- Exercise directions: Write out exactly the lines from the start of the entries through the one that contains "Each inner brace", including both.

- Data under study:
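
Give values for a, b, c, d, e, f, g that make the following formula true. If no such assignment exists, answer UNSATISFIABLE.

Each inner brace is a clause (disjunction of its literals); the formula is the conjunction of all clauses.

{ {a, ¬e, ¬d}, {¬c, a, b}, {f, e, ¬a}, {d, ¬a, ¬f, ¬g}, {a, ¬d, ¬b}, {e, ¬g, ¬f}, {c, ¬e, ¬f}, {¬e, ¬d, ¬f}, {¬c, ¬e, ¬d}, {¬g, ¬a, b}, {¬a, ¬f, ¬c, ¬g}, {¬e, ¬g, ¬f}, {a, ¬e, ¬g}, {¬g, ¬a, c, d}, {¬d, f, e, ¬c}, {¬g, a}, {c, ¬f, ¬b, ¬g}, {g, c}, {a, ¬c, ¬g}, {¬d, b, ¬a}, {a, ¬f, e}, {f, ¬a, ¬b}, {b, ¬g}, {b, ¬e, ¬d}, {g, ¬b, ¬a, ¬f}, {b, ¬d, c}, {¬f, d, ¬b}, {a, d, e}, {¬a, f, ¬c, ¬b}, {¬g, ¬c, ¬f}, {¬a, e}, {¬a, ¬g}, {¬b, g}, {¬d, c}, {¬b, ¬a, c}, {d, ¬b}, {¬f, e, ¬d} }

a: True,  b: False,  c: True,  d: False,  e: True,  f: True,  g: False

Try g = False.
From the singleton clause (c), c = True.
From the singleton clause (¬b), b = False.
From the singleton clause (a), a = True.
From the singleton clause (¬d), d = False.
From the singleton clause (e), e = True.
Every clause is now satisfied; f is unconstrained.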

- Your solution:
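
Give values for a, b, c, d, e, f, g that make the following formula true. If no such assignment exists, answer UNSATISFIABLE.

Each inner brace is a clause (disjunction of its literals); the formula is the conjunction of all clauses.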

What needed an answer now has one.